— PROBLEM REQUIREMENTS —
Reproduce only the lines from the line containing "Light polarized along" to the end of the entries below, including both of those lines.

— EXERCISE INPUTS —

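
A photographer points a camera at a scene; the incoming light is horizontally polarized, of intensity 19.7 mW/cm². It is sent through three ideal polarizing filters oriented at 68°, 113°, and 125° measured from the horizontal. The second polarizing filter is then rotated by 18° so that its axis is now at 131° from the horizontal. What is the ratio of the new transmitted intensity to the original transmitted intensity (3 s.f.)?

Before rotation:
By Malus's law, I₁ = I₀ cos²(68° − 0°) = I₀ cos²(68°) = 0.1403 I₀.
I₂ = I₁ cos²(113° − 68°) = 0.1403 I₀ · cos²(45°) = 0.07017 I₀.
I₃ = I₂ cos²(125° − 113°) = 0.07017 I₀ · cos²(12°) = 0.06713 I₀.
After rotation:
I₁ = I₀ cos²(68° − 0°) = I₀ cos²(68°) = 0.1403 I₀.
I₂ = I₁ cos²(131° − 68°) = 0.1403 I₀ · cos²(63°) = 0.02892 I₀.
I₃ = I₂ cos²(125° − 131°) = 0.02892 I₀ · cos²(6°) = 0.02861 I₀.
Ratio = 0.02861 / 0.06713 = 0.4261.

I_new/I_old ≈ 0.426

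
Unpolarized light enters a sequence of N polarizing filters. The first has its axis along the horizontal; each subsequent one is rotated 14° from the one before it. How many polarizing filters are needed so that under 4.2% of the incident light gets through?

First polarizer halves the unpolarized light: factor 1/2.
Each further stage multiplies by cos²(14°) = 0.9415.
After N polarizers: T = 0.5·0.9415^(N−1). Require T < 0.042 ⇒ N−1 > ln(0.042/0.5)/ln(0.9415) = 41.07, so N−1 ≥ 42 and N = 43.
Check: N=43 gives T = 0.03971 < 0.042; N=42 gives T = 0.04218.

N = 43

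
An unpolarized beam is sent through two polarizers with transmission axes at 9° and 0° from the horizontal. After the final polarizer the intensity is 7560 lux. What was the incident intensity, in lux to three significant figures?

I₀ ≈ 1.55e4 lux

Unpolarized light through the first polarizer → I₁ = ½ I₀, now polarized at 9°.
I₂ = I₁ cos²(0° − 9°) = 0.5 I₀ · cos²(9°) = 0.4878 I₀.
So 7560 lux = 0.4878 I₀, giving I₀ = 7560/0.4878 = 1.55e+04 lux.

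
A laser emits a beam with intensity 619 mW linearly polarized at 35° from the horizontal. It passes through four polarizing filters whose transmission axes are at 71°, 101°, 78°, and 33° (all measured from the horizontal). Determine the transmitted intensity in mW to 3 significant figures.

I₁ = 619 mW · cos²(36°) = 405.1 mW.
I₂ = I₁ · cos²(30°) = 405.1 · 0.75 = 303.9 mW.
I₃ = I₂ · cos²(23°) = 303.9 · 0.8473 = 257.5 mW.
I₄ = I₃ · cos²(45°) = 257.5 · 0.5 = 128.7 mW.

I ≈ 129 mW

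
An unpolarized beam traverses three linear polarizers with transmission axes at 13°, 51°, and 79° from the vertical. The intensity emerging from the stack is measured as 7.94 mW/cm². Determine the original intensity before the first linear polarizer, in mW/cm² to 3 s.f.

Unpolarized light through the first polarizer → I₁ = ½ I₀, now polarized at 13°.
I₂ = I₁ cos²(51° − 13°) = 0.5 I₀ · cos²(38°) = 0.3105 I₀.
I₃ = I₂ cos²(79° − 51°) = 0.3105 I₀ · cos²(28°) = 0.242 I₀.
So 7.94 mW/cm² = 0.242 I₀, giving I₀ = 7.94/0.242 = 32.8 mW/cm².

I₀ ≈ 32.8 mW/cm²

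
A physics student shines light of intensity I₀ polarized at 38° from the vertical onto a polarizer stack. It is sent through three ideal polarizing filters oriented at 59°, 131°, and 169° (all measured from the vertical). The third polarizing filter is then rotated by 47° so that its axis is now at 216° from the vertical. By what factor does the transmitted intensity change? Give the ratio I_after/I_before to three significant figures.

I_new/I_old ≈ 0.0122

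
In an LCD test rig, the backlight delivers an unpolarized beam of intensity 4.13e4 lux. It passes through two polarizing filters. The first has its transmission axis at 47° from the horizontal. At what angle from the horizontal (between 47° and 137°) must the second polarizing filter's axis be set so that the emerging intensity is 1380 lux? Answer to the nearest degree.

θ ≈ 122°

Unpolarized light through the first polarizer → I₁ = ½ I₀, now polarized at 47°.
Target fraction: 1380 / 4.13e4 lux = 0.03341 of I₀.
Need I₂/I₀ = 0.03341, so cos²(θ − 47°) = 0.03341 / 0.5 = 0.06683.
θ − 47° = arccos(√0.06683) = 75.0°, giving θ ≈ 47 + 75.0 = 122.0°.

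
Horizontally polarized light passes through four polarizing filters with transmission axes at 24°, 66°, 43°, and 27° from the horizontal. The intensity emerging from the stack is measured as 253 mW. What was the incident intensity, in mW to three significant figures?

I₀ ≈ 701 mW

I₁ = I₀ cos²(24° − 0°) = I₀ cos²(24°) = 0.8346 I₀.
I₂ = I₁ cos²(66° − 24°) = 0.8346 I₀ · cos²(42°) = 0.4609 I₀.
I₃ = I₂ cos²(43° − 66°) = 0.4609 I₀ · cos²(23°) = 0.3905 I₀.
I₄ = I₃ cos²(27° − 43°) = 0.3905 I₀ · cos²(16°) = 0.3609 I₀.
So 253 mW = 0.3609 I₀, giving I₀ = 253/0.3609 = 701.1 mW.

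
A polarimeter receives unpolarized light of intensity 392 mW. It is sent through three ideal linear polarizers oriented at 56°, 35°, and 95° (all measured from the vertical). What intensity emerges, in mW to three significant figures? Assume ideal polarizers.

I ≈ 42.7 mW

Unpolarized light through the first polarizer → I₁ = 392 mW/2 = 196 mW, polarized at 56°.
I₂ = I₁ · cos²(21°) = 196 · 0.8716 = 170.8 mW.
I₃ = I₂ · cos²(60°) = 170.8 · 0.25 = 42.71 mW.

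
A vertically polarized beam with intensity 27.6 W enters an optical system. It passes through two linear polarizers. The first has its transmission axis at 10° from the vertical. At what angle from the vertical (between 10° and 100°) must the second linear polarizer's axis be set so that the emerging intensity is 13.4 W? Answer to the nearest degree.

I₁ = I₀ cos²(10° − 0°) = I₀ cos²(10°) = 0.9698 I₀.
Target fraction: 13.4 / 27.6 W = 0.4855 of I₀.
Need I₂/I₀ = 0.4855, so cos²(θ − 10°) = 0.4855 / 0.9698 = 0.5006.
θ − 10° = arccos(√0.5006) = 45.0°, giving θ ≈ 10 + 45.0 = 55.0°.

θ ≈ 55°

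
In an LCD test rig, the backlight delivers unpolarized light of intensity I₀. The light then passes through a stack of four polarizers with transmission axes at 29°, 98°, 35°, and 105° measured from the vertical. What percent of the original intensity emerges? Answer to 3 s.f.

≈ 0.155%

Unpolarized light through the first polarizer → I₁ = ½ I₀, now polarized at 29°.
I₂ = I₁ cos²(98° − 29°) = 0.5 I₀ · cos²(69°) = 0.06421 I₀.
I₃ = I₂ cos²(35° − 98°) = 0.06421 I₀ · cos²(63°) = 0.01323 I₀.
I₄ = I₃ cos²(105° − 35°) = 0.01323 I₀ · cos²(70°) = 0.001548 I₀.
That is 0.1548% of the incident intensity.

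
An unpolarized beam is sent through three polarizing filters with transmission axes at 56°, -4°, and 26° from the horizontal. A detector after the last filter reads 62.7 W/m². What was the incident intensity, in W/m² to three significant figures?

I₀ ≈ 669 W/m²

Unpolarized light through the first polarizer → I₁ = ½ I₀, now polarized at 56°.
I₂ = I₁ cos²(-4° − 56°) = 0.5 I₀ · cos²(60°) = 0.125 I₀.
I₃ = I₂ cos²(26° + 4°) = 0.125 I₀ · cos²(30°) = 0.09375 I₀.
So 62.7 W/m² = 0.09375 I₀, giving I₀ = 62.7/0.09375 = 668.8 W/m².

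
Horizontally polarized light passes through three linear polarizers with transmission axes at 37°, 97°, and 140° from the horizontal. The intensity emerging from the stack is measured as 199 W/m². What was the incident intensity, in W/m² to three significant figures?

I₁ = I₀ cos²(37° − 0°) = I₀ cos²(37°) = 0.6378 I₀.
I₂ = I₁ cos²(97° − 37°) = 0.6378 I₀ · cos²(60°) = 0.1595 I₀.
I₃ = I₂ cos²(140° − 97°) = 0.1595 I₀ · cos²(43°) = 0.08529 I₀.
So 199 W/m² = 0.08529 I₀, giving I₀ = 199/0.08529 = 2333 W/m².

I₀ ≈ 2330 W/m²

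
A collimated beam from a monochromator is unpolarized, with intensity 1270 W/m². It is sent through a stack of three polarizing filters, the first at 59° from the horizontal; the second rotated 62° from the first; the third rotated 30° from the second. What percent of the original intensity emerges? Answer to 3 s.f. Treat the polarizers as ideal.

Unpolarized light through the first polarizer → I₁ = 1270 W/m²/2 = 635 W/m², polarized at 59°.
I₂ = I₁ · cos²(62°) = 635 · 0.2204 = 140 W/m².
I₃ = I₂ · cos²(30°) = 140 · 0.75 = 105 W/m².
That is 8.265% of the incident intensity.

≈ 8.27%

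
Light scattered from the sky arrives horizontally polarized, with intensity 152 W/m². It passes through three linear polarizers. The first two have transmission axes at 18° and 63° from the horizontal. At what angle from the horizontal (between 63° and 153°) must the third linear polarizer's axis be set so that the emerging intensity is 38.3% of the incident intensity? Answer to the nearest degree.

θ ≈ 86°

I₁ = I₀ cos²(18° − 0°) = I₀ cos²(18°) = 0.9045 I₀.
I₂ = I₁ cos²(63° − 18°) = 0.9045 I₀ · cos²(45°) = 0.4523 I₀.
Need I₃/I₀ = 0.383, so cos²(θ − 63°) = 0.383 / 0.4523 = 0.8469.
θ − 63° = arccos(√0.8469) = 23.0°, giving θ ≈ 63 + 23.0 = 86.0°.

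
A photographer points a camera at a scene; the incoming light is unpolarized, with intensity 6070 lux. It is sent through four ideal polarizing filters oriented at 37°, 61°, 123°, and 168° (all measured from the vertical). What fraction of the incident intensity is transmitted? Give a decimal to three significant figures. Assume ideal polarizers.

Unpolarized light through the first polarizer → I₁ = 6070 lux/2 = 3035 lux, polarized at 37°.
I₂ = I₁ · cos²(24°) = 3035 · 0.8346 = 2533 lux.
I₃ = I₂ · cos²(62°) = 2533 · 0.2204 = 558.3 lux.
I₄ = I₃ · cos²(45°) = 558.3 · 0.5 = 279.1 lux.
Transmitted fraction = 0.04599.

I/I₀ ≈ 0.0460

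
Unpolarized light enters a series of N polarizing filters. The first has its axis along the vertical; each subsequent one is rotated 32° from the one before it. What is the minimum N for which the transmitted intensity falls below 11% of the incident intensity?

N = 6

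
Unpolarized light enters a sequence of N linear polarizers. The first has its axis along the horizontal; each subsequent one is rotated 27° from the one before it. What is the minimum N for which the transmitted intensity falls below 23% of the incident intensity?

N = 5

First polarizer halves the unpolarized light: factor 1/2.
Each further stage multiplies by cos²(27°) = 0.7939.
After N polarizers: T = 0.5·0.7939^(N−1). Require T < 0.23 ⇒ N−1 > ln(0.23/0.5)/ln(0.7939) = 3.36, so N−1 ≥ 4 and N = 5.
Check: N=5 gives T = 0.1986 < 0.23; N=4 gives T = 0.2502.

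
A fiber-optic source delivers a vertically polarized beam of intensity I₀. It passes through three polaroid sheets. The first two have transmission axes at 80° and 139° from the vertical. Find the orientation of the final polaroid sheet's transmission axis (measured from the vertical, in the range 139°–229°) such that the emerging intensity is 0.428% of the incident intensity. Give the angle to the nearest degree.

θ ≈ 182°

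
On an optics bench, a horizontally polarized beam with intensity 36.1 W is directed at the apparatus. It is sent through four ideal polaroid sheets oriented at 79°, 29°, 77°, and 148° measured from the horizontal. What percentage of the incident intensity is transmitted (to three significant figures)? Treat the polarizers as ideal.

≈ 0.0714%

By Malus's law, I₁ = 36.1 W · cos²(79°) = 1.314 W.
I₂ = I₁ · cos²(50°) = 1.314 · 0.4132 = 0.5431 W.
I₃ = I₂ · cos²(48°) = 0.5431 · 0.4477 = 0.2431 W.
I₄ = I₃ · cos²(71°) = 0.2431 · 0.106 = 0.02577 W.
That is 0.07139% of the incident intensity.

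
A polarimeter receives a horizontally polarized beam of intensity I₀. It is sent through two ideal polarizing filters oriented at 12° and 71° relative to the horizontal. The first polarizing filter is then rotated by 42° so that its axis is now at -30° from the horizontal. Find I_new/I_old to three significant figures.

I_new/I_old ≈ 0.108

Before rotation:
I₁ = I₀ cos²(12° − 0°) = I₀ cos²(12°) = 0.9568 I₀.
I₂ = I₁ cos²(71° − 12°) = 0.9568 I₀ · cos²(59°) = 0.2538 I₀.
After rotation:
I₁ = I₀ cos²(-30° − 0°) = I₀ cos²(30°) = 0.75 I₀.
Angle between axes 1 and 2: 79°. I₂ = 0.75 I₀ · cos²(79°) = 0.02731 I₀.
Ratio = 0.02731 / 0.2538 = 0.1076.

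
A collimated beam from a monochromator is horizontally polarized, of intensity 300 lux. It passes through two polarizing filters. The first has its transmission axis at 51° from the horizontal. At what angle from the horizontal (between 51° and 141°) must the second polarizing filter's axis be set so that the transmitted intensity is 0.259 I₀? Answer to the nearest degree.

By Malus's law, I₁ = I₀ cos²(51° − 0°) = I₀ cos²(51°) = 0.396 I₀.
Need I₂/I₀ = 0.259, so cos²(θ − 51°) = 0.259 / 0.396 = 0.654.
θ − 51° = arccos(√0.654) = 36.0°, giving θ ≈ 51 + 36.0 = 87.0°.

θ ≈ 87°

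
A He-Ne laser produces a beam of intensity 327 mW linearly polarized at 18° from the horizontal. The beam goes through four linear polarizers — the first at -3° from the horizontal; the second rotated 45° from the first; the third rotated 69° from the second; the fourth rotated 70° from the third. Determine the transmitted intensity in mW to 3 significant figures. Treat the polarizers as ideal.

I₁ = 327 mW · cos²(21°) = 285 mW.
I₂ = I₁ · cos²(45°) = 285 · 0.5 = 142.5 mW.
I₃ = I₂ · cos²(69°) = 142.5 · 0.1284 = 18.3 mW.
I₄ = I₃ · cos²(70°) = 18.3 · 0.117 = 2.141 mW.

I ≈ 2.14 mW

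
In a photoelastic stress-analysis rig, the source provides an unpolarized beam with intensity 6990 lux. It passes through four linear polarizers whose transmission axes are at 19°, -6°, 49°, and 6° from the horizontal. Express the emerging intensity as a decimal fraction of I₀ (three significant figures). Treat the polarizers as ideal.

Unpolarized light through the first polarizer → I₁ = 6990 lux/2 = 3495 lux, polarized at 19°.
I₂ = I₁ · cos²(25°) = 3495 · 0.8214 = 2871 lux.
I₃ = I₂ · cos²(55°) = 2871 · 0.329 = 944.5 lux.
I₄ = I₃ · cos²(43°) = 944.5 · 0.5349 = 505.2 lux.
Transmitted fraction = 0.07227.

I/I₀ ≈ 0.0723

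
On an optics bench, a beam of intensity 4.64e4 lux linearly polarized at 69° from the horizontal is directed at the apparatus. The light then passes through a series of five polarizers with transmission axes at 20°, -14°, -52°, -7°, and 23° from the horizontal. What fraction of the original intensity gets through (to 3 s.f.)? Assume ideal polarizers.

I/I₀ ≈ 0.0689

I₁ = 4.64e4 lux · cos²(49°) = 1.997e+04 lux.
I₂ = I₁ · cos²(34°) = 1.997e+04 · 0.6873 = 1.373e+04 lux.
I₃ = I₂ · cos²(38°) = 1.373e+04 · 0.621 = 8523 lux.
I₄ = I₃ · cos²(45°) = 8523 · 0.5 = 4262 lux.
I₅ = I₄ · cos²(30°) = 4262 · 0.75 = 3196 lux.
Transmitted fraction = 0.06889.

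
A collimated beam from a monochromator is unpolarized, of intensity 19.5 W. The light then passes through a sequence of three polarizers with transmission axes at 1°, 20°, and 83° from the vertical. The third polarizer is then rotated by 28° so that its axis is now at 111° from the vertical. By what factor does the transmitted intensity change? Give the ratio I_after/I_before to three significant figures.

I_new/I_old ≈ 0.00148

Before rotation:
Unpolarized light through the first polarizer → I₁ = ½ I₀, now polarized at 1°.
I₂ = I₁ cos²(20° − 1°) = 0.5 I₀ · cos²(19°) = 0.447 I₀.
I₃ = I₂ cos²(83° − 20°) = 0.447 I₀ · cos²(63°) = 0.09213 I₀.
After rotation:
Unpolarized light through the first polarizer → I₁ = ½ I₀, now polarized at 1°.
I₂ = I₁ cos²(20° − 1°) = 0.5 I₀ · cos²(19°) = 0.447 I₀.
Angle between axes 2 and 3: 89°. I₃ = 0.447 I₀ · cos²(89°) = 0.0001362 I₀.
Ratio = 0.0001362 / 0.09213 = 0.001478.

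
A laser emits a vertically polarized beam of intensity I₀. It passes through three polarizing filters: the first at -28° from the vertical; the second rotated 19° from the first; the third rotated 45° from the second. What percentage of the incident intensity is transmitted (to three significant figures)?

≈ 34.8%

I₁ = I₀ cos²(-28° − 0°) = I₀ cos²(28°) = 0.7796 I₀.
I₂ = I₁ cos²(19°) = 0.7796 · 0.894 I₀ = 0.697 I₀.
I₃ = I₂ cos²(45°) = 0.697 · 0.5 I₀ = 0.3485 I₀.
That is 34.85% of the incident intensity.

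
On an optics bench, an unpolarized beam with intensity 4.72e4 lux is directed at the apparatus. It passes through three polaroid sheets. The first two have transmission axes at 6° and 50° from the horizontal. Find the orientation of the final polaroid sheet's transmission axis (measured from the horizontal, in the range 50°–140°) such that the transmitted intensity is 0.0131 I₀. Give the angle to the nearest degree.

θ ≈ 127°

Unpolarized light through the first polarizer → I₁ = ½ I₀, now polarized at 6°.
I₂ = I₁ cos²(50° − 6°) = 0.5 I₀ · cos²(44°) = 0.2587 I₀.
Need I₃/I₀ = 0.0131, so cos²(θ − 50°) = 0.0131 / 0.2587 = 0.05063.
θ − 50° = arccos(√0.05063) = 77.0°, giving θ ≈ 50 + 77.0 = 127.0°.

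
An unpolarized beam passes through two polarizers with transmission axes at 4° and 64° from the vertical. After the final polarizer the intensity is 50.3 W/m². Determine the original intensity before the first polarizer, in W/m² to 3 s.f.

Unpolarized light through the first polarizer → I₁ = ½ I₀, now polarized at 4°.
I₂ = I₁ cos²(64° − 4°) = 0.5 I₀ · cos²(60°) = 0.125 I₀.
So 50.3 W/m² = 0.125 I₀, giving I₀ = 50.3/0.125 = 402.4 W/m².

I₀ ≈ 402 W/m²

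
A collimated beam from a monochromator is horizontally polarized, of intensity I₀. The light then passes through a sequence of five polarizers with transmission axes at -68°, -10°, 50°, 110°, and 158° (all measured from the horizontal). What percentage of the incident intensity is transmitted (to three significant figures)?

By Malus's law, I₁ = I₀ cos²(-68° − 0°) = I₀ cos²(68°) = 0.1403 I₀.
I₂ = I₁ cos²(-10° + 68°) = 0.1403 I₀ · cos²(58°) = 0.03941 I₀.
I₃ = I₂ cos²(50° + 10°) = 0.03941 I₀ · cos²(60°) = 0.009852 I₀.
I₄ = I₃ cos²(110° − 50°) = 0.009852 I₀ · cos²(60°) = 0.002463 I₀.
I₅ = I₄ cos²(158° − 110°) = 0.002463 I₀ · cos²(48°) = 0.001103 I₀.
That is 0.1103% of the incident intensity.

≈ 0.110%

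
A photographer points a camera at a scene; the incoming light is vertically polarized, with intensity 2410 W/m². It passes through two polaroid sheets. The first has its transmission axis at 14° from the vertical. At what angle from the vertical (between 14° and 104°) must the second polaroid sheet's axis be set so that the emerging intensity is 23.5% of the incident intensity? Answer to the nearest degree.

θ ≈ 74°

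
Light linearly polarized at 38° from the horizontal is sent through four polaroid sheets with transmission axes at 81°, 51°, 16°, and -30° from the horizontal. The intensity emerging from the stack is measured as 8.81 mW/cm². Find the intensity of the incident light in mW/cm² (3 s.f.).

I₀ ≈ 67.8 mW/cm²

I₁ = I₀ cos²(81° − 38°) = I₀ cos²(43°) = 0.5349 I₀.
I₂ = I₁ cos²(51° − 81°) = 0.5349 I₀ · cos²(30°) = 0.4012 I₀.
I₃ = I₂ cos²(16° − 51°) = 0.4012 I₀ · cos²(35°) = 0.2692 I₀.
I₄ = I₃ cos²(-30° − 16°) = 0.2692 I₀ · cos²(46°) = 0.1299 I₀.
So 8.81 mW/cm² = 0.1299 I₀, giving I₀ = 8.81/0.1299 = 67.82 mW/cm².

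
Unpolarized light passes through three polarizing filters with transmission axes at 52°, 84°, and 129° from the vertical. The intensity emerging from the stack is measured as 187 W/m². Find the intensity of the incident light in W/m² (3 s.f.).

Unpolarized light through the first polarizer → I₁ = ½ I₀, now polarized at 52°.
I₂ = I₁ cos²(84° − 52°) = 0.5 I₀ · cos²(32°) = 0.3596 I₀.
I₃ = I₂ cos²(129° − 84°) = 0.3596 I₀ · cos²(45°) = 0.1798 I₀.
So 187 W/m² = 0.1798 I₀, giving I₀ = 187/0.1798 = 1040 W/m².

I₀ ≈ 1040 W/m²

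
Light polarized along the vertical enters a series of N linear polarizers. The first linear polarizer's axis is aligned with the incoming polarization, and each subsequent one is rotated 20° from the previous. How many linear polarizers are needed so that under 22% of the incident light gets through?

N = 14

First polarizer is aligned with the polarization: full transmission.
Each further stage multiplies by cos²(20°) = 0.883.
After N polarizers: T = 0.883^(N−1). Require T < 0.22 ⇒ N−1 > ln(0.22)/ln(0.883) = 12.17, so N−1 ≥ 13 and N = 14.
Check: N=14 gives T = 0.1984 < 0.22; N=13 gives T = 0.2247.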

— SOLUTION —
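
Light polarized along the vertical enters a series of N linear polarizers. The first linear polarizer's axis is aligned with the incoming polarization, and each subsequent one is rotated 20° from the previous. How many linear polarizers are needed so that under 22% of the incident light gets through?

N = 14

First polarizer is aligned with the polarization: full transmission.
Each further stage multiplies by cos²(20°) = 0.883.
After N polarizers: T = 0.883^(N−1). Require T < 0.22 ⇒ N−1 > ln(0.22)/ln(0.883) = 12.17, so N−1 ≥ 13 and N = 14.
Check: N=14 gives T = 0.1984 < 0.22; N=13 gives T = 0.2247.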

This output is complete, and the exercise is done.